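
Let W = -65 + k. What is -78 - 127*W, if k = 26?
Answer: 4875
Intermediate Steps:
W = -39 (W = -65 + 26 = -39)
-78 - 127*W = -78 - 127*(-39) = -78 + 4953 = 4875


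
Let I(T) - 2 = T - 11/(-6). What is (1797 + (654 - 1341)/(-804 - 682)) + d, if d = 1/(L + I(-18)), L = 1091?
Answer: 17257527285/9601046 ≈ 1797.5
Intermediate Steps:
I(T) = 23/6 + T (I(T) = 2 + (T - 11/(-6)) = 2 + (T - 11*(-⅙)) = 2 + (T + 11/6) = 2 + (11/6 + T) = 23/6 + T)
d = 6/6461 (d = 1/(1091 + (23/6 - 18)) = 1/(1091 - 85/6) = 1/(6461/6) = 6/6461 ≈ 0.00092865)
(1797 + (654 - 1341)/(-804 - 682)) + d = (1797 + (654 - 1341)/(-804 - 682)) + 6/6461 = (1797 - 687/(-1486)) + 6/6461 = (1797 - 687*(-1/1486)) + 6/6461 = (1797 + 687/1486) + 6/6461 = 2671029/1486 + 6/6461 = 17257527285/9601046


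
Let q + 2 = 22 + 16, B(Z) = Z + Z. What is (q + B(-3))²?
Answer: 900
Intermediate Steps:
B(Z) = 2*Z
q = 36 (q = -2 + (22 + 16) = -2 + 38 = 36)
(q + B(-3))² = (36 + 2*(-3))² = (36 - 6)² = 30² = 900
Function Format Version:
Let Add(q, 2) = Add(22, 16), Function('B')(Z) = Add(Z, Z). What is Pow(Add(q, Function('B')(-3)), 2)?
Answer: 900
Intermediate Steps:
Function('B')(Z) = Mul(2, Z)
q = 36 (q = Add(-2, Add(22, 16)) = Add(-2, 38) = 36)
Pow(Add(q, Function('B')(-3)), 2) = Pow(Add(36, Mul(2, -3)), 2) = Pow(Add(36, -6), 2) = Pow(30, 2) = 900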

•••••

(PROBLEM TO WORK ON): Retype all of the records so that every line matches the original exactly.

(PROBLEM SOLUTION):
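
Let W = -65 + k. What is -78 - 127*W, if k = 26?
Answer: 4875
Intermediate Steps:
W = -39 (W = -65 + 26 = -39)
-78 - 127*W = -78 - 127*(-39) = -78 + 4953 = 4875


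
Let I(T) - 2 = T - 11/(-6). What is (1797 + (654 - 1341)/(-804 - 682)) + d, if d = 1/(L + I(-18)), L = 1091?
Answer: 17257527285/9601046 ≈ 1797.5
Intermediate Steps:
I(T) = 23/6 + T (I(T) = 2 + (T - 11/(-6)) = 2 + (T - 11*(-⅙)) = 2 + (T + 11/6) = 2 + (11/6 + T) = 23/6 + T)
d = 6/6461 (d = 1/(1091 + (23/6 - 18)) = 1/(1091 - 85/6) = 1/(6461/6) = 6/6461 ≈ 0.00092865)
(1797 + (654 - 1341)/(-804 - 682)) + d = (1797 + (654 - 1341)/(-804 - 682)) + 6/6461 = (1797 - 687/(-1486)) + 6/6461 = (1797 - 687*(-1/1486)) + 6/6461 = (1797 + 687/1486) + 6/6461 = 2671029/1486 + 6/6461 = 17257527285/9601046


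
Let q + 2 = 22 + 16, B(Z) = Z + Z. What is (q + B(-3))²?
Answer: 900
Intermediate Steps:
B(Z) = 2*Z
q = 36 (q = -2 + (22 + 16) = -2 + 38 = 36)
(q + B(-3))² = (36 + 2*(-3))² = (36 - 6)² = 30² = 900
Function Format Version:
Let Add(q, 2) = Add(22, 16), Function('B')(Z) = Add(Z, Z). What is Pow(Add(q, Function('B')(-3)), 2)?
Answer: 900
Intermediate Steps:
Function('B')(Z) = Mul(2, Z)
q = 36 (q = Add(-2, Add(22, 16)) = Add(-2, 38) = 36)
Pow(Add(q, Function('B')(-3)), 2) = Pow(Add(36, Mul(2, -3)), 2) = Pow(Add(36, -6), 2) = Pow(30, 2) = 900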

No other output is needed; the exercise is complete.